### ACTIVITY:
Set down every record exactly as it appears.

### Collected data:
# # # # # # #

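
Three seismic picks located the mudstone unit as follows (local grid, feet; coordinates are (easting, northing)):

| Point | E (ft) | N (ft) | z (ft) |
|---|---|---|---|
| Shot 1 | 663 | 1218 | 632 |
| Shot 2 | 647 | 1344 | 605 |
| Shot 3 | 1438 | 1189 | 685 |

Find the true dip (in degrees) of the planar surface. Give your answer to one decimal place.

Let the plane be z = a·E + b·N + c.
Shot 2−Shot 1: −16a + 126b = −27;  Shot 3−Shot 1: 775a − 29b = 53.
Solving gives a = 0.06066, b = −0.20658.
Gradient magnitude |∇z| = √(a² + b²) = √(0.00368 + 0.04268) = 0.21530.
True dip = arctan(0.21530) = 12.2°, dipping toward NNW (azimuth ≈ 344°).

12.2°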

# # # # # # #

### FINAL ANSWER:
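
Three seismic picks located the mudstone unit as follows (local grid, feet; coordinates are (easting, northing)):

| Point | E (ft) | N (ft) | z (ft) |
|---|---|---|---|
| Shot 1 | 663 | 1218 | 632 |
| Shot 2 | 647 | 1344 | 605 |
| Shot 3 | 1438 | 1189 | 685 |

Find the true dip (in degrees) of the planar surface. Give your answer to one decimal place.

Let the plane be z = a·E + b·N + c.
Shot 2−Shot 1: −16a + 126b = −27;  Shot 3−Shot 1: 775a − 29b = 53.
Solving gives a = 0.06066, b = −0.20658.
Gradient magnitude |∇z| = √(a² + b²) = √(0.00368 + 0.04268) = 0.21530.
True dip = arctan(0.21530) = 12.2°, dipping toward NNW (azimuth ≈ 344°).

12.2°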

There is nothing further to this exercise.